Data extracted from a collection:
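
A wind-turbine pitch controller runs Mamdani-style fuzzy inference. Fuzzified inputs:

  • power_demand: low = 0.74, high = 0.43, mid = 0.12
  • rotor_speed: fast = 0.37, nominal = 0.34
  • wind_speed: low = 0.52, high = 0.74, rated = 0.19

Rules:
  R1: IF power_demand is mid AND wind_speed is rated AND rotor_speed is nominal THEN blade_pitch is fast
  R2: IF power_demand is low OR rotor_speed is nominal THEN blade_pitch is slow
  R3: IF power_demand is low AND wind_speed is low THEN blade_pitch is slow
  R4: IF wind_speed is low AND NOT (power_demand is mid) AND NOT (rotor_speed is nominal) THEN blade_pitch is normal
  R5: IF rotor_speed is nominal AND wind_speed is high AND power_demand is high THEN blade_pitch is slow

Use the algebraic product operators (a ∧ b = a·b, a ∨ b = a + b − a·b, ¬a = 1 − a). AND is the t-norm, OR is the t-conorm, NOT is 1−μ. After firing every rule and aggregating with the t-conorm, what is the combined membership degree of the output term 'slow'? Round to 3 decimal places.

R1: mid=0.12, rated=0.19, nominal=0.34; AND[a·b] → w = 0.0078
R2: low=0.74, nominal=0.34; OR[a + b − a·b] → w = 0.8284
R3: low=0.74, low=0.52; AND[a·b] → w = 0.3848
R4: low=0.52, ¬mid=1−0.12=0.88, ¬nominal=1−0.34=0.66; AND[a·b] → w = 0.3020
R5: nominal=0.34, high=0.74, high=0.43; AND[a·b] → w = 0.1082
Rules with consequent 'slow': {R2, R3, R5} → strengths 0.8284, 0.3848, 0.1082
Aggregate via t-conorm [a + b − a·b]: 0.9059

0.906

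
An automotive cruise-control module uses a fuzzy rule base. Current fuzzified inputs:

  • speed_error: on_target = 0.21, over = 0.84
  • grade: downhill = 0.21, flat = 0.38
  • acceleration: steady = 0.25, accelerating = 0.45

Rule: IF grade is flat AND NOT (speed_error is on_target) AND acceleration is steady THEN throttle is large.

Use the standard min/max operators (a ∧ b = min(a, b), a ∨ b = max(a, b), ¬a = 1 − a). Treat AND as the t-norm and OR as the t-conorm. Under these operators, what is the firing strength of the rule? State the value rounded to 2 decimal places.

0.25

firing strength: flat=0.38, ¬on_target=1−0.21=0.79, steady=0.25; AND[min(a, b)] → w = 0.25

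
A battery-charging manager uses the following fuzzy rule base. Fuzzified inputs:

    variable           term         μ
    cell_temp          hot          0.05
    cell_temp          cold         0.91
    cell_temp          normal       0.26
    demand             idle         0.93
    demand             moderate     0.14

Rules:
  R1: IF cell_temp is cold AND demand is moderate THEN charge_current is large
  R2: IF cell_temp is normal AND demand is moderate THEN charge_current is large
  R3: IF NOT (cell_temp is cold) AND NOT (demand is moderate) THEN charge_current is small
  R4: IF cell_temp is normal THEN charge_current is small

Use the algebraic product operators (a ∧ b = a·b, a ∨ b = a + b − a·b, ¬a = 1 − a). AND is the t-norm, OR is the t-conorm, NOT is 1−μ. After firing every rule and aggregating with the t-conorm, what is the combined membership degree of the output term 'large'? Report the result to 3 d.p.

R1: cold=0.91, moderate=0.14; AND[a·b] → w = 0.1274
R2: normal=0.26, moderate=0.14; AND[a·b] → w = 0.0364
R3: ¬cold=1−0.91=0.09, ¬moderate=1−0.14=0.86; AND[a·b] → w = 0.0774
R4: normal=0.26 → w = 0.2600
Rules with consequent 'large': {R1, R2} → strengths 0.1274, 0.0364
Aggregate via t-conorm [a + b − a·b]: 0.1592

0.159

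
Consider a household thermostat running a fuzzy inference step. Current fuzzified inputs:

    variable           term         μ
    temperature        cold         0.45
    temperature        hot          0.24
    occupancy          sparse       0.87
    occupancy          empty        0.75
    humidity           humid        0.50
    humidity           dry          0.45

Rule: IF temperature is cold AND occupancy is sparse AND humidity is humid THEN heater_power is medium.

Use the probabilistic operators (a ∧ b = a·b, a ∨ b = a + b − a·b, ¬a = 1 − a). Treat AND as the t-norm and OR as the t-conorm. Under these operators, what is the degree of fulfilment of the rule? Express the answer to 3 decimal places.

0.196

firing strength: cold=0.45, sparse=0.87, humid=0.50; AND[a·b] → w = 0.1958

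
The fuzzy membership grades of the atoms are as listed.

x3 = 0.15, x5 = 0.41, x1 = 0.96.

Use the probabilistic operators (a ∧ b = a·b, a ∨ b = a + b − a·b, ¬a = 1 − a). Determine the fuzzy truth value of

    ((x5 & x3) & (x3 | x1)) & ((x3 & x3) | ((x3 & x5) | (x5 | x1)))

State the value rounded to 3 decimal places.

0.058

x5 & x3 = a·b on (0.4100, 0.1500) = 0.0615
x3 | x1 = a + b − a·b on (0.1500, 0.9600) = 0.9660
(x5 & x3) & (x3 | x1) = a·b on (0.0615, 0.9660) = 0.0594
x3 & x3 = a·b on (0.1500, 0.1500) = 0.0225
x3 & x5 = a·b on (0.1500, 0.4100) = 0.0615
x5 | x1 = a + b − a·b on (0.4100, 0.9600) = 0.9764
(x3 & x5) | (x5 | x1) = a + b − a·b on (0.0615, 0.9764) = 0.9779
(x3 & x3) | ((x3 & x5) | (x5 | x1)) = a + b − a·b on (0.0225, 0.9779) = 0.9783
((x5 & x3) & (x3 | x1)) & ((x3 & x3) | ((x3 & x5) | (x5 | x1))) = a·b on (0.0594, 0.9783) = 0.0581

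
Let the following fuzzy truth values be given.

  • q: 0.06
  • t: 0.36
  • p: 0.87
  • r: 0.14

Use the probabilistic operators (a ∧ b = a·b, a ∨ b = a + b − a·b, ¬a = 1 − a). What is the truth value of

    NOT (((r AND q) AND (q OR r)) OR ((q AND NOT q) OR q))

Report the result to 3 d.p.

0.886

r AND q = a·b on (0.1400, 0.0600) = 0.0084
q OR r = a + b − a·b on (0.0600, 0.1400) = 0.1916
(r AND q) AND (q OR r) = a·b on (0.0084, 0.1916) = 0.0016
NOT q = 1 − 0.0600 = 0.9400
q AND NOT q = a·b on (0.0600, 0.9400) = 0.0564
(q AND NOT q) OR q = a + b − a·b on (0.0564, 0.0600) = 0.1130
((r AND q) AND (q OR r)) OR ((q AND NOT q) OR q) = a + b − a·b on (0.0016, 0.1130) = 0.1144
NOT (((r AND q) AND (q OR r)) OR ((q AND NOT q) OR q)) = 1 − 0.1144 = 0.8856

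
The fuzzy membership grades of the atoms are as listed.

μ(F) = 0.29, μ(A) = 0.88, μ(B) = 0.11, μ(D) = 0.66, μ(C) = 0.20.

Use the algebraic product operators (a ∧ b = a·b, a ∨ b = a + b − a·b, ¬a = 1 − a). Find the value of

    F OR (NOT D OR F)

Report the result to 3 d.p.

NOT D = 1 − 0.6600 = 0.3400
NOT D OR F = a + b − a·b on (0.3400, 0.2900) = 0.5314
F OR (NOT D OR F) = a + b − a·b on (0.2900, 0.5314) = 0.6673

0.667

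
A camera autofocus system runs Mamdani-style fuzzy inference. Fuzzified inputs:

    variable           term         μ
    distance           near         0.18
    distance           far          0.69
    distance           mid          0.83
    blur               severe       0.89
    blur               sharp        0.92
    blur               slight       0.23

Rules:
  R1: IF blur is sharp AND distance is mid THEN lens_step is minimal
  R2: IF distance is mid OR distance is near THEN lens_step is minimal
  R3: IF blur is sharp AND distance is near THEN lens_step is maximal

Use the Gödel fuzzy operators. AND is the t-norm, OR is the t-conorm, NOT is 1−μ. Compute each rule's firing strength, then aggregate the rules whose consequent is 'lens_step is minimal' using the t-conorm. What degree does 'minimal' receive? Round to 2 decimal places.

R1: sharp=0.92, mid=0.83; AND[min(a, b)] → w = 0.83
R2: mid=0.83, near=0.18; OR[max(a, b)] → w = 0.83
R3: sharp=0.92, near=0.18; AND[min(a, b)] → w = 0.18
Rules with consequent 'minimal': {R1, R2} → strengths 0.83, 0.83
Aggregate via t-conorm [max(a, b)]: 0.83

0.83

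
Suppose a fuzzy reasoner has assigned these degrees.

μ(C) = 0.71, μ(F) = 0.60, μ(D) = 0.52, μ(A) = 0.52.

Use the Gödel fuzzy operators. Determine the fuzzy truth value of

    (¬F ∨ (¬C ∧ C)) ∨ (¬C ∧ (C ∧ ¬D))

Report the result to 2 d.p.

¬F = 1 − 0.60 = 0.40
¬C = 1 − 0.71 = 0.29
¬C ∧ C = min(a, b) on (0.29, 0.71) = 0.29
¬F ∨ (¬C ∧ C) = max(a, b) on (0.40, 0.29) = 0.40
¬C = 1 − 0.71 = 0.29
¬D = 1 − 0.52 = 0.48
C ∧ ¬D = min(a, b) on (0.71, 0.48) = 0.48
¬C ∧ (C ∧ ¬D) = min(a, b) on (0.29, 0.48) = 0.29
(¬F ∨ (¬C ∧ C)) ∨ (¬C ∧ (C ∧ ¬D)) = max(a, b) on (0.40, 0.29) = 0.40

0.40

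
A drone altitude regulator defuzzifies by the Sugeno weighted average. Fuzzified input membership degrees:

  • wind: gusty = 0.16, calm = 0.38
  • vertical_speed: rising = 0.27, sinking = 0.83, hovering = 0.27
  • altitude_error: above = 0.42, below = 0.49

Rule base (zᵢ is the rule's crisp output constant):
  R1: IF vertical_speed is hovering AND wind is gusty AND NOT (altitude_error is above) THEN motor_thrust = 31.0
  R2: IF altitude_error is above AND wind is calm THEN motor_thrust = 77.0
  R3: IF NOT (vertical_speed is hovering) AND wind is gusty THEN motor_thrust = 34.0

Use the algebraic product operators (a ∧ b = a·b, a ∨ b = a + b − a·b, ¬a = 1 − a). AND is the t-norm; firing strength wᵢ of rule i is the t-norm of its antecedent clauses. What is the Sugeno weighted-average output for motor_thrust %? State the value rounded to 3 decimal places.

56.516

R1 (z=31.0): hovering=0.27, gusty=0.16, ¬above=1−0.42=0.58; AND[a·b] → w = 0.0251
R2 (z=77.0): above=0.42, calm=0.38; AND[a·b] → w = 0.1596
R3 (z=34.0): ¬hovering=1−0.27=0.73, gusty=0.16; AND[a·b] → w = 0.1168
Weighted average = (0.0251·31.0 + 0.1596·77.0 + 0.1168·34.0) / (0.0251 + 0.1596 + 0.1168)
  = 17.0371 / 0.3015 = 56.516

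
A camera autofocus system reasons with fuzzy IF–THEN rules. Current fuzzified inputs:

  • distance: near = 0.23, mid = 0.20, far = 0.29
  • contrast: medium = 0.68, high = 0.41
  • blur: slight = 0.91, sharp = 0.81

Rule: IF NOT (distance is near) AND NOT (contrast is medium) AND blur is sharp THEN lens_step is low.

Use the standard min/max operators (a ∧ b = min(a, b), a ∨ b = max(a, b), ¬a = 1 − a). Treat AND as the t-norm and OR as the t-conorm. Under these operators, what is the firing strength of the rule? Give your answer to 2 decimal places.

0.32

firing strength: ¬near=1−0.23=0.77, ¬medium=1−0.68=0.32, sharp=0.81; AND[min(a, b)] → w = 0.32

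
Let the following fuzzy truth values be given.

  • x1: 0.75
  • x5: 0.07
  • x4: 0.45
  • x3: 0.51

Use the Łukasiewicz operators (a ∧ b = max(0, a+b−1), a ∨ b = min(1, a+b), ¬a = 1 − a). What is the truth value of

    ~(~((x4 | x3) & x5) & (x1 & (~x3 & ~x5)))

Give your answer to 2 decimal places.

x4 | x3 = min(1, a+b) on (0.45, 0.51) = 0.96
(x4 | x3) & x5 = max(0, a+b−1) on (0.96, 0.07) = 0.03
~((x4 | x3) & x5) = 1 − 0.03 = 0.97
~x3 = 1 − 0.51 = 0.49
~x5 = 1 − 0.07 = 0.93
~x3 & ~x5 = max(0, a+b−1) on (0.49, 0.93) = 0.42
x1 & (~x3 & ~x5) = max(0, a+b−1) on (0.75, 0.42) = 0.17
~((x4 | x3) & x5) & (x1 & (~x3 & ~x5)) = max(0, a+b−1) on (0.97, 0.17) = 0.14
~(~((x4 | x3) & x5) & (x1 & (~x3 & ~x5))) = 1 − 0.14 = 0.86

0.86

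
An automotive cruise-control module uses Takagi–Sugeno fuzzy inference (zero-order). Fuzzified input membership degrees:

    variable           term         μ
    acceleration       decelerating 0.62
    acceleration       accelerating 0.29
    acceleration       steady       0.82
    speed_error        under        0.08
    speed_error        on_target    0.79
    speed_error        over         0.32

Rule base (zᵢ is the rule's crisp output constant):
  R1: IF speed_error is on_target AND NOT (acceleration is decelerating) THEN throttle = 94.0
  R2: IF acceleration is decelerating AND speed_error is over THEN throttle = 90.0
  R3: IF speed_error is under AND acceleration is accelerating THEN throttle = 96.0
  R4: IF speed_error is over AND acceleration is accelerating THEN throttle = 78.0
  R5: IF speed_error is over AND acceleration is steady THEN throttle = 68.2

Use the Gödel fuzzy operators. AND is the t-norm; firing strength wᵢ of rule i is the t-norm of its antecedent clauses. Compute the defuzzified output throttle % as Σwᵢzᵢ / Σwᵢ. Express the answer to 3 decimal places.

R1 (z=94.0): on_target=0.79, ¬decelerating=1−0.62=0.38; AND[min(a, b)] → w = 0.38
R2 (z=90.0): decelerating=0.62, over=0.32; AND[min(a, b)] → w = 0.32
R3 (z=96.0): under=0.08, accelerating=0.29; AND[min(a, b)] → w = 0.08
R4 (z=78.0): over=0.32, accelerating=0.29; AND[min(a, b)] → w = 0.29
R5 (z=68.2): over=0.32, steady=0.82; AND[min(a, b)] → w = 0.32
Weighted average = (0.38·94.0 + 0.32·90.0 + 0.08·96.0 + 0.29·78.0 + 0.32·68.2) / (0.38 + 0.32 + 0.08 + 0.29 + 0.32)
  = 116.6440 / 1.3900 = 83.917

83.917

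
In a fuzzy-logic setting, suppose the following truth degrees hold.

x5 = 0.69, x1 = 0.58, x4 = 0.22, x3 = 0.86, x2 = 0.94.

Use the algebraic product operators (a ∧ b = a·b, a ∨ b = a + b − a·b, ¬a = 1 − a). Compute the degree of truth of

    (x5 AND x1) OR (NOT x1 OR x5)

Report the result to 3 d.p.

0.892

x5 AND x1 = a·b on (0.6900, 0.5800) = 0.4002
NOT x1 = 1 − 0.5800 = 0.4200
NOT x1 OR x5 = a + b − a·b on (0.4200, 0.6900) = 0.8202
(x5 AND x1) OR (NOT x1 OR x5) = a + b − a·b on (0.4002, 0.8202) = 0.8922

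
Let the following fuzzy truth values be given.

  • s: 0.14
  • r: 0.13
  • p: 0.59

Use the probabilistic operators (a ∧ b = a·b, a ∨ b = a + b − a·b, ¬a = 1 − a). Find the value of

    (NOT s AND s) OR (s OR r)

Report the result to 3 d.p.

NOT s = 1 − 0.1400 = 0.8600
NOT s AND s = a·b on (0.8600, 0.1400) = 0.1204
s OR r = a + b − a·b on (0.1400, 0.1300) = 0.2518
(NOT s AND s) OR (s OR r) = a + b − a·b on (0.1204, 0.2518) = 0.3419

0.342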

Your objective ->
Of all the entries above, retype exactly the lines from the line with "R1: IF speed_error" to the line with "R4: IF speed_error", both included, and no others.

Solution ->
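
  R1: IF speed_error is on_target AND NOT (acceleration is decelerating) THEN throttle = 94.0
  R2: IF acceleration is decelerating AND speed_error is over THEN throttle = 90.0
  R3: IF speed_error is under AND acceleration is accelerating THEN throttle = 96.0
  R4: IF speed_error is over AND acceleration is accelerating THEN throttle = 78.0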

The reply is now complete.